Exercise:
Each line below that includes the word "results" is to be reported.

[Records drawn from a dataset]

▼

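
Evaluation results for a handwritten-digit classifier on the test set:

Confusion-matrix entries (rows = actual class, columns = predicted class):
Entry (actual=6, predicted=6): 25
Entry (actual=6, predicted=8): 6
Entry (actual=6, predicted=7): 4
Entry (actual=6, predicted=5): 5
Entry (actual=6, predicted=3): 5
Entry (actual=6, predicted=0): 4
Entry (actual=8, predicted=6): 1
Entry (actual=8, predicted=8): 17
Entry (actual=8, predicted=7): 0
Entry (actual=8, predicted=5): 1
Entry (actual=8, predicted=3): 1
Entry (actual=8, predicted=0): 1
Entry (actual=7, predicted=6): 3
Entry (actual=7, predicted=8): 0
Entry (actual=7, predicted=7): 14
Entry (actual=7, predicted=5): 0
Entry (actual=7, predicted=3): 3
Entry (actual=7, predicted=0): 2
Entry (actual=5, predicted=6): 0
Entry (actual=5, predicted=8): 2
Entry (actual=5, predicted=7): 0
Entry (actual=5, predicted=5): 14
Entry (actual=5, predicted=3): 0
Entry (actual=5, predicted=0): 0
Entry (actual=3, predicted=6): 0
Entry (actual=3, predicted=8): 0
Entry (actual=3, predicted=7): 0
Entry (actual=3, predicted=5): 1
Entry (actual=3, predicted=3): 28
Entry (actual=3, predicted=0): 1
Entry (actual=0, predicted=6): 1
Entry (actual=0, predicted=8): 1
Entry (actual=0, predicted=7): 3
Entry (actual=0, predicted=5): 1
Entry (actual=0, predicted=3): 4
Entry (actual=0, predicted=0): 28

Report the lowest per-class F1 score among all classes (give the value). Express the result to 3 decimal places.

Per-class F1 score (2·TP/(2·TP+FP+FN)):
  6: TP=25, FP=1+3+0+0+1=5, FN=6+4+5+5+4=24 → 50/79 = 0.6329
  8: TP=17, FP=6+0+2+0+1=9, FN=1+0+1+1+1=4 → 34/47 = 0.7234
  7: TP=14, FP=4+0+0+0+3=7, FN=3+0+0+3+2=8 → 28/43 = 0.6512
  5: TP=14, FP=5+1+0+1+1=8, FN=0+2+0+0+0=2 → 28/38 = 0.7368
  3: TP=28, FP=5+1+3+0+4=13, FN=0+0+0+1+1=2 → 56/71 = 0.7887
  0: TP=28, FP=4+1+2+0+1=8, FN=1+1+3+1+4=10 → 56/74 = 0.7568
Lowest is class '6' with F1 score = 0.633.

0.633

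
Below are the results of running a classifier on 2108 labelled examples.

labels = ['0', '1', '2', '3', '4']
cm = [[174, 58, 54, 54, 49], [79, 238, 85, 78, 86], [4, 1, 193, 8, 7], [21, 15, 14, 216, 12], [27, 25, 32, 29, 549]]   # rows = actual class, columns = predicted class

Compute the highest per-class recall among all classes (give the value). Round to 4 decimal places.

Per-class recall (TP/(TP+FN)):
  0: TP=174, FN=58+54+54+49=215 → 174/389 = 0.44730
  1: TP=238, FN=79+85+78+86=328 → 238/566 = 0.42049
  2: TP=193, FN=4+1+8+7=20 → 193/213 = 0.90610
  3: TP=216, FN=21+15+14+12=62 → 216/278 = 0.77698
  4: TP=549, FN=27+25+32+29=113 → 549/662 = 0.82931
Highest is class '2' with recall = 0.9061.

0.9061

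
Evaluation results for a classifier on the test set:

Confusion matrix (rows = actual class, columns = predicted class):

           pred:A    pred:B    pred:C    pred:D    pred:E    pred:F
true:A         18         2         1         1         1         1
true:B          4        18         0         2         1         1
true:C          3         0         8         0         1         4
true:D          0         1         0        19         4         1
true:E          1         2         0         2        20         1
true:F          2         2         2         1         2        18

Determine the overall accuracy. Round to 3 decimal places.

0.701

Accuracy = trace / total = (18+18+8+19+20+18=101) / 144 = 101/144 = 0.701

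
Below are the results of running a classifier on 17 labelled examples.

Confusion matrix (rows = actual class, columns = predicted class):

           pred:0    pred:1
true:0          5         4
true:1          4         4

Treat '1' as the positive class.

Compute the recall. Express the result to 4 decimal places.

0.5000

Recall = TP/(TP+FN) = 4/(4+4) = 4/8 = 0.5000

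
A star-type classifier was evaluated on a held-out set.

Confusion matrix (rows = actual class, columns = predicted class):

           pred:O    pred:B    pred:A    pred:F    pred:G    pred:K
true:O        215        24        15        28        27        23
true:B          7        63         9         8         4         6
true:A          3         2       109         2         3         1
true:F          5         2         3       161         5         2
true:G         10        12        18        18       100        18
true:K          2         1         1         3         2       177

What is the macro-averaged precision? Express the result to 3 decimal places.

0.736

Per-class precision (TP/(TP+FP)):
  O: TP=215, FP=7+3+5+10+2=27 → 215/242 = 0.8884
  B: TP=63, FP=24+2+2+12+1=41 → 63/104 = 0.6058
  A: TP=109, FP=15+9+3+18+1=46 → 109/155 = 0.7032
  F: TP=161, FP=28+8+2+18+3=59 → 161/220 = 0.7318
  G: TP=100, FP=27+4+3+5+2=41 → 100/141 = 0.7092
  K: TP=177, FP=23+6+1+2+18=50 → 177/227 = 0.7797
Macro-precision = mean = (0.8884 + 0.6058 + 0.7032 + 0.7318 + 0.7092 + 0.7797) / 6 = 0.736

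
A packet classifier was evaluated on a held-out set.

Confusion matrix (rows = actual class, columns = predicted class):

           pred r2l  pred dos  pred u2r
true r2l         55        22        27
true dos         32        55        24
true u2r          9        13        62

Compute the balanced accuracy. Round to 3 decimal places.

Balanced accuracy = mean of per-class recall.
  r2l: recall = 55/104 = 0.5288
  dos: recall = 55/111 = 0.4955
  u2r: recall = 62/84 = 0.7381
Mean = (0.5288 + 0.4955 + 0.7381) / 3 = 0.587

0.587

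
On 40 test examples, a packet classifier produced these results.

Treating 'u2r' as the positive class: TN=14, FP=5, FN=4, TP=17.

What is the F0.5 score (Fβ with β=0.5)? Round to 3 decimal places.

Fβ = (1+β²)·TP / ((1+β²)·TP + β²·FN + FP), with β²=1/4
= 1.25·17 / (1.25·17 + 0.25·4 + 5) = 0.780

0.780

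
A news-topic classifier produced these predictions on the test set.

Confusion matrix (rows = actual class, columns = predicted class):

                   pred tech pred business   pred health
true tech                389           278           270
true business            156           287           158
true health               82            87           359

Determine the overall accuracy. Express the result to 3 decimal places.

0.501

Accuracy = trace / total = (389+287+359=1035) / 2066 = 1035/2066 = 0.501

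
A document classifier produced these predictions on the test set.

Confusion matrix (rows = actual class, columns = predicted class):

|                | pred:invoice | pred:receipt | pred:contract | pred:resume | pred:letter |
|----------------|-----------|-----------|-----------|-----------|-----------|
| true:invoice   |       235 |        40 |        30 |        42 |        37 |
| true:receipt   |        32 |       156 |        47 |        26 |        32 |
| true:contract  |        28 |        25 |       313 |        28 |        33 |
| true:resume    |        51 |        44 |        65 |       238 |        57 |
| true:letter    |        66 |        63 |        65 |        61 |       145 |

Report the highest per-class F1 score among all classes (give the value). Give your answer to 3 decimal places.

0.661

Per-class F1 score (2·TP/(2·TP+FP+FN)):
  invoice: TP=235, FP=32+28+51+66=177, FN=40+30+42+37=149 → 470/796 = 0.5905
  receipt: TP=156, FP=40+25+44+63=172, FN=32+47+26+32=137 → 312/621 = 0.5024
  contract: TP=313, FP=30+47+65+65=207, FN=28+25+28+33=114 → 626/947 = 0.6610
  resume: TP=238, FP=42+26+28+61=157, FN=51+44+65+57=217 → 476/850 = 0.5600
  letter: TP=145, FP=37+32+33+57=159, FN=66+63+65+61=255 → 290/704 = 0.4119
Highest is class 'contract' with F1 score = 0.661.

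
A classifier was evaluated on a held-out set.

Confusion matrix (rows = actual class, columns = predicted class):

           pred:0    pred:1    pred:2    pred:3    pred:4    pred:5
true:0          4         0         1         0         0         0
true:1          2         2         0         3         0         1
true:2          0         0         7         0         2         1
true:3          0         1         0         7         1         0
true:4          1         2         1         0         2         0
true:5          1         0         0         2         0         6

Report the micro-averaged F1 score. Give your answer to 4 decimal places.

Micro-averaging pools counts across classes: ΣTP=28, ΣFP=19, ΣFN=19.
Micro-F1 score = 2·TP/(2·TP+FP+FN) on pooled counts = 0.5957 (equals overall accuracy in single-label multiclass).

0.5957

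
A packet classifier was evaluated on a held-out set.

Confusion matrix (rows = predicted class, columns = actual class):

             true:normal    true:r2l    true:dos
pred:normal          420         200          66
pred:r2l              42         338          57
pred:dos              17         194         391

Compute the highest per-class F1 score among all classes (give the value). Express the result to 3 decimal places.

Per-class F1 score (2·TP/(2·TP+FP+FN)):
  normal: TP=420, FP=200+66=266, FN=42+17=59 → 840/1165 = 0.7210
  r2l: TP=338, FP=42+57=99, FN=200+194=394 → 676/1169 = 0.5783
  dos: TP=391, FP=17+194=211, FN=66+57=123 → 782/1116 = 0.7007
Highest is class 'normal' with F1 score = 0.721.

0.721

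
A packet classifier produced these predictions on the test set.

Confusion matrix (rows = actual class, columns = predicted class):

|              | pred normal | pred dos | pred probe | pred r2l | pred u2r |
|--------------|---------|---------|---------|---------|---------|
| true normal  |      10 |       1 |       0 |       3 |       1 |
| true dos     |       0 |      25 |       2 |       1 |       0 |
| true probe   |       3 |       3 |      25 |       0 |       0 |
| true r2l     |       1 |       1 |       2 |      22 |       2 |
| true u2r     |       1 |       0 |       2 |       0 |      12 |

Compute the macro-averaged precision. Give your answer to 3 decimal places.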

▲

Answer section:
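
Evaluation results for a handwritten-digit classifier on the test set:
Below are the results of running a classifier on 2108 labelled examples.
Evaluation results for a classifier on the test set:
Below are the results of running a classifier on 17 labelled examples.
On 40 test examples, a packet classifier produced these results.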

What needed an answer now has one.